Saved data entries
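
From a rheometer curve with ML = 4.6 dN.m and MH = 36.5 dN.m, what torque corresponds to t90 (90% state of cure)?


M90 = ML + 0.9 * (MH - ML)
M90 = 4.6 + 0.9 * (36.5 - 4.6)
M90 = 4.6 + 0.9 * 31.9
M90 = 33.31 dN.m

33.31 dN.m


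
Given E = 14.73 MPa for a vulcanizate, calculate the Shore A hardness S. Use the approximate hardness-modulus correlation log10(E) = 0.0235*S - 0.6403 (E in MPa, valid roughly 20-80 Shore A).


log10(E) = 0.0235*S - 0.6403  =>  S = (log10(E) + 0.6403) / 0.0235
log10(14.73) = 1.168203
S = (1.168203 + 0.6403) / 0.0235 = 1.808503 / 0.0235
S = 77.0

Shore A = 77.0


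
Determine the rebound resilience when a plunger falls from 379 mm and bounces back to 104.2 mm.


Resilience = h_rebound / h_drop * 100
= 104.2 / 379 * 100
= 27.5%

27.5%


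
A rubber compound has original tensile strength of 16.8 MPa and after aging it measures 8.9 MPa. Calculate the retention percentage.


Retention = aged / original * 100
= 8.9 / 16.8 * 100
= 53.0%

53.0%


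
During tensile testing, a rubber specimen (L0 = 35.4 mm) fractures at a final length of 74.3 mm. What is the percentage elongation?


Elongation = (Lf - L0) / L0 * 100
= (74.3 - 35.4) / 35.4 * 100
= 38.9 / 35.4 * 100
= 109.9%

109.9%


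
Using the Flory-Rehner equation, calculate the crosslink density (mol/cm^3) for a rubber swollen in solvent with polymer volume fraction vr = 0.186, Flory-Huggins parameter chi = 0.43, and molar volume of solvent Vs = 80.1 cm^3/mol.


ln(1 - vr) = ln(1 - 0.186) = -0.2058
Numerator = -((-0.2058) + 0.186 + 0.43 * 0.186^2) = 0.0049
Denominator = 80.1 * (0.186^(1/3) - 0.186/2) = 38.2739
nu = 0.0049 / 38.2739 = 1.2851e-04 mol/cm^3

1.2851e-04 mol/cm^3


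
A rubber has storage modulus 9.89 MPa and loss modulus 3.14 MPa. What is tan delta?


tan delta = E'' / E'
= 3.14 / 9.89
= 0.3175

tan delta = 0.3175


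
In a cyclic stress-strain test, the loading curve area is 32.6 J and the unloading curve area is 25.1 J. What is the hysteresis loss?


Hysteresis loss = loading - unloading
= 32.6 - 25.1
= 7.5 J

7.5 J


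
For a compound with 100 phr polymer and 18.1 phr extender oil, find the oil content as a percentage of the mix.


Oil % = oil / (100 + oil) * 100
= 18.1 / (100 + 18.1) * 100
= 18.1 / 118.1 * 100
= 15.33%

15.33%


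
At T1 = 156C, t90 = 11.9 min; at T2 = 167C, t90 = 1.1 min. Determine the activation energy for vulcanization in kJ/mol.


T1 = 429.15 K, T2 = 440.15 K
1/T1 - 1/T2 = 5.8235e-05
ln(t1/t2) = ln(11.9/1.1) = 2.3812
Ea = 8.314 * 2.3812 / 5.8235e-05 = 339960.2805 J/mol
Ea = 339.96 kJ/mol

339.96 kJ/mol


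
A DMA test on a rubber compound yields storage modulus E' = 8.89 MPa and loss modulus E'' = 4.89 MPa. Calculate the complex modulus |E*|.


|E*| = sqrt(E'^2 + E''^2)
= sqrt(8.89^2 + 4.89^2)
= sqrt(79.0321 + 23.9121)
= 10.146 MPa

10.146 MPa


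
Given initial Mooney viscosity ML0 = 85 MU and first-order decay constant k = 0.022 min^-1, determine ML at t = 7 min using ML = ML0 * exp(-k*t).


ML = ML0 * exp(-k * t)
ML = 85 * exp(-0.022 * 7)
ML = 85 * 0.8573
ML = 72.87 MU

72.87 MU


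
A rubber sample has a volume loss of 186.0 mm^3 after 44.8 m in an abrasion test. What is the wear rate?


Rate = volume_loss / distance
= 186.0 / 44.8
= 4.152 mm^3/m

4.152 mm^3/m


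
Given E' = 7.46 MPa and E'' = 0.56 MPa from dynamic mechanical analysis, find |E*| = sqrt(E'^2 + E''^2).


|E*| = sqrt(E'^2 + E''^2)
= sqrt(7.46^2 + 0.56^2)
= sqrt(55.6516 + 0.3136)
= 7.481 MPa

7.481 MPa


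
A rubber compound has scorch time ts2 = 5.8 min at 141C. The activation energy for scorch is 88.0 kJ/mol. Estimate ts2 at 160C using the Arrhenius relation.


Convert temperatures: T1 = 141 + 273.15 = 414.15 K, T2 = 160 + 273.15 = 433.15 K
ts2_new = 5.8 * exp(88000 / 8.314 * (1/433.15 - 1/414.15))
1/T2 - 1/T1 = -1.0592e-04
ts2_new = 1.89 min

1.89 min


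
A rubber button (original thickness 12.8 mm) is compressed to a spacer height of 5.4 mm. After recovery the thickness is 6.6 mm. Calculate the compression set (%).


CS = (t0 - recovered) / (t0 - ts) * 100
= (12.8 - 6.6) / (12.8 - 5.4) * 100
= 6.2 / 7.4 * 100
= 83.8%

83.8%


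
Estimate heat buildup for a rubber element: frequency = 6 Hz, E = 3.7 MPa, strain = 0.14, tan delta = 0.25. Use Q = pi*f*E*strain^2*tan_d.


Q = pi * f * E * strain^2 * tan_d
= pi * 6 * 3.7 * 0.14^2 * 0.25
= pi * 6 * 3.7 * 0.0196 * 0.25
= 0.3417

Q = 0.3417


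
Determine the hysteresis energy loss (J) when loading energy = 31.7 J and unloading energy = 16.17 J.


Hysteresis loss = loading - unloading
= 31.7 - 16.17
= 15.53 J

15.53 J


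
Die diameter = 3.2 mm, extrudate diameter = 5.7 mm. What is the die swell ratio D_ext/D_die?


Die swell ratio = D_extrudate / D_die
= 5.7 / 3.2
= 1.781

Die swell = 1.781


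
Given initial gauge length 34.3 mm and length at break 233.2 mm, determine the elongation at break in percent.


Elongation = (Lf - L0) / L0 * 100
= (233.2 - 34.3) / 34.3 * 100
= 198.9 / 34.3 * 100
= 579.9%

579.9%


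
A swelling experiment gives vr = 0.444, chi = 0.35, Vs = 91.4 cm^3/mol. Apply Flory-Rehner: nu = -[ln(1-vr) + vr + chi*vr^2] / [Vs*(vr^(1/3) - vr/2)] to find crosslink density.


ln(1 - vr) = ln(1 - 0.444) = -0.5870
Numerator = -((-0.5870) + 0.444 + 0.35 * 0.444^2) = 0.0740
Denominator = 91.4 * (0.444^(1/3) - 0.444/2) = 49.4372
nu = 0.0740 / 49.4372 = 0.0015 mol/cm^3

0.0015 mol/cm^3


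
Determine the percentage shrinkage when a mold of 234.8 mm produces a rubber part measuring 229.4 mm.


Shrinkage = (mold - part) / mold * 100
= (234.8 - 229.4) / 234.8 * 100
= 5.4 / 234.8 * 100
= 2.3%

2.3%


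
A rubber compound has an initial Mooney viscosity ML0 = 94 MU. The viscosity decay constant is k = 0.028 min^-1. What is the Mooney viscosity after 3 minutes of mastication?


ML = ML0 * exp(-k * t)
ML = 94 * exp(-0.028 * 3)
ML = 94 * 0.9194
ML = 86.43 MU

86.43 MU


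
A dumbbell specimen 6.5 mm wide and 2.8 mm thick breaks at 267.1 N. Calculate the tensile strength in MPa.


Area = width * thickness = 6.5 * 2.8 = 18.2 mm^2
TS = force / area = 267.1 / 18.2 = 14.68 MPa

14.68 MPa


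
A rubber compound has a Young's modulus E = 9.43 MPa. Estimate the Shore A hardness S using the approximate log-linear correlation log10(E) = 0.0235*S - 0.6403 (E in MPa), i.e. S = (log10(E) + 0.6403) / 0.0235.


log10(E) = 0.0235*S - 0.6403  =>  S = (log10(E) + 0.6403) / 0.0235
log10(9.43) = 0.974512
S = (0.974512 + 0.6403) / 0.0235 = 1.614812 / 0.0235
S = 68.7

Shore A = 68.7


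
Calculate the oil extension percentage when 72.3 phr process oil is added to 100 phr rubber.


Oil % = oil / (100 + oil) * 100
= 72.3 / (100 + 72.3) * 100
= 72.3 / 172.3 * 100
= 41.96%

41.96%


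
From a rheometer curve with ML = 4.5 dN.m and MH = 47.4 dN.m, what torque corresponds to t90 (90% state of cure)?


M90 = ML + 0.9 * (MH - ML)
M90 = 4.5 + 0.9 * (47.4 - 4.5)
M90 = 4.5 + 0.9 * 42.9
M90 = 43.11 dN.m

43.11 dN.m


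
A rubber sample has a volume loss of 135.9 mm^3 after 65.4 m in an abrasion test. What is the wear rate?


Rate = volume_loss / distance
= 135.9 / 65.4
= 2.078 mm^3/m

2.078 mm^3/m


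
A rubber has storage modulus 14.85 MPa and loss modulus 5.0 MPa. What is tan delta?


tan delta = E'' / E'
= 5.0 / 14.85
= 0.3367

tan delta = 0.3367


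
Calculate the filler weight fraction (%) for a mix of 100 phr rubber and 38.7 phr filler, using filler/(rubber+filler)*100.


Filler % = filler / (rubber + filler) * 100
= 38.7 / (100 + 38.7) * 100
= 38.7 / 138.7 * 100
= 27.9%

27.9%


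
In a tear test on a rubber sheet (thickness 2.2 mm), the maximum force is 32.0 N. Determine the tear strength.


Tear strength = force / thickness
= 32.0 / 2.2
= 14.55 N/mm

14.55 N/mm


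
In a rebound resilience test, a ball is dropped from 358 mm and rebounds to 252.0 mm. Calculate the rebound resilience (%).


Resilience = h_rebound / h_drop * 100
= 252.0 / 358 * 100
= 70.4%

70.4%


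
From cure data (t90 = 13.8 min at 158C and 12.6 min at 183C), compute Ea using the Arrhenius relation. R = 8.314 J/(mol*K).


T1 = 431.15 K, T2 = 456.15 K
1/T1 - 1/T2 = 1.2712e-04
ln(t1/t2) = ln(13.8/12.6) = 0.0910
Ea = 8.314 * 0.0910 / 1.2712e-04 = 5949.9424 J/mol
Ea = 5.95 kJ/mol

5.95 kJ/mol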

__EXERCISE AIM__: Only the lines from the one with "Calculate the filler" through the last line of the records belong in the answer, each copied exactly.

__REPLY__:
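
Calculate the filler weight fraction (%) for a mix of 100 phr rubber and 38.7 phr filler, using filler/(rubber+filler)*100.


Filler % = filler / (rubber + filler) * 100
= 38.7 / (100 + 38.7) * 100
= 38.7 / 138.7 * 100
= 27.9%

27.9%


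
In a tear test on a rubber sheet (thickness 2.2 mm), the maximum force is 32.0 N. Determine the tear strength.


Tear strength = force / thickness
= 32.0 / 2.2
= 14.55 N/mm

14.55 N/mm


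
In a rebound resilience test, a ball is dropped from 358 mm and rebounds to 252.0 mm. Calculate the rebound resilience (%).


Resilience = h_rebound / h_drop * 100
= 252.0 / 358 * 100
= 70.4%

70.4%


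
From cure data (t90 = 13.8 min at 158C and 12.6 min at 183C), compute Ea using the Arrhenius relation. R = 8.314 J/(mol*K).


T1 = 431.15 K, T2 = 456.15 K
1/T1 - 1/T2 = 1.2712e-04
ln(t1/t2) = ln(13.8/12.6) = 0.0910
Ea = 8.314 * 0.0910 / 1.2712e-04 = 5949.9424 J/mol
Ea = 5.95 kJ/mol

5.95 kJ/mol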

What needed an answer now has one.